WORKING DATA
________________

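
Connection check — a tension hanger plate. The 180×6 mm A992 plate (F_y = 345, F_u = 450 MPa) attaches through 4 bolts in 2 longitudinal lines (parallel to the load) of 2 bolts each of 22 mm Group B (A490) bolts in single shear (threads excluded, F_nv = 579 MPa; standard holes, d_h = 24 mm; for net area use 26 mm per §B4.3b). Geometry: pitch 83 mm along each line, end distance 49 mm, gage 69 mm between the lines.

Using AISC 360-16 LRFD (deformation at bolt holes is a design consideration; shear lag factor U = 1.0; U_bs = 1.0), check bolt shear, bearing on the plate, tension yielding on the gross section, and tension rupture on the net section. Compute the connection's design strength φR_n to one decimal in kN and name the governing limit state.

259.2 kN (net-section rupture governs)

Bolt shear: A_b = π(22)²/4 = 380.13 mm². φR_n = 0.75 × 579 × 380.13 × 4 × 1 = 660.3 kN.
Bearing (6 mm plate, F_u = 450 MPa): end bolts L_c = 49 − 24/2 = 37, R_n = min(1.2×37×6×450, 2.4×22×6×450) = 119.88 kN/bolt; interior L_c = 83 − 24 = 59, R_n = 142.56 kN/bolt. φR_n = 0.75 × (2×119.88 + 2×142.56) = 393.7 kN.
Tension yield (gross): A_g = 180×6 = 1080 mm². φR_n = 0.90 × 345 × 1080 = 335.3 kN.
Tension rupture (net): A_n = (180 − 2×26)×6 = 768 mm² (U = 1.0, A_e = A_n). φR_n = 0.75 × 450 × 768 = 259.2 kN.
Governing: min(660.3, 393.7, 335.3, 259.2) = 259.2 kN → net-section rupture.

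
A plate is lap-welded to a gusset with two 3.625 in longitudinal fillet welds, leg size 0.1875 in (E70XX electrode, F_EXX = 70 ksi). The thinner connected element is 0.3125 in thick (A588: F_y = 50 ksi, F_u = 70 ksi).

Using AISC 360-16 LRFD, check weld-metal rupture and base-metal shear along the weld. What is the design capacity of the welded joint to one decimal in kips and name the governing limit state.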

________________

WHAT THIS TASK INVOLVES
Take the entries above and copy out all lines with the string "longitudinal".

WORKED SOLUTION
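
Connection check — a tension hanger plate. The 180×6 mm A992 plate (F_y = 345, F_u = 450 MPa) attaches through 4 bolts in 2 longitudinal lines (parallel to the load) of 2 bolts each of 22 mm Group B (A490) bolts in single shear (threads excluded, F_nv = 579 MPa; standard holes, d_h = 24 mm; for net area use 26 mm per §B4.3b). Geometry: pitch 83 mm along each line, end distance 49 mm, gage 69 mm between the lines.
A plate is lap-welded to a gusset with two 3.625 in longitudinal fillet welds, leg size 0.1875 in (E70XX electrode, F_EXX = 70 ksi). The thinner connected element is 0.3125 in thick (A588: F_y = 50 ksi, F_u = 70 ksi).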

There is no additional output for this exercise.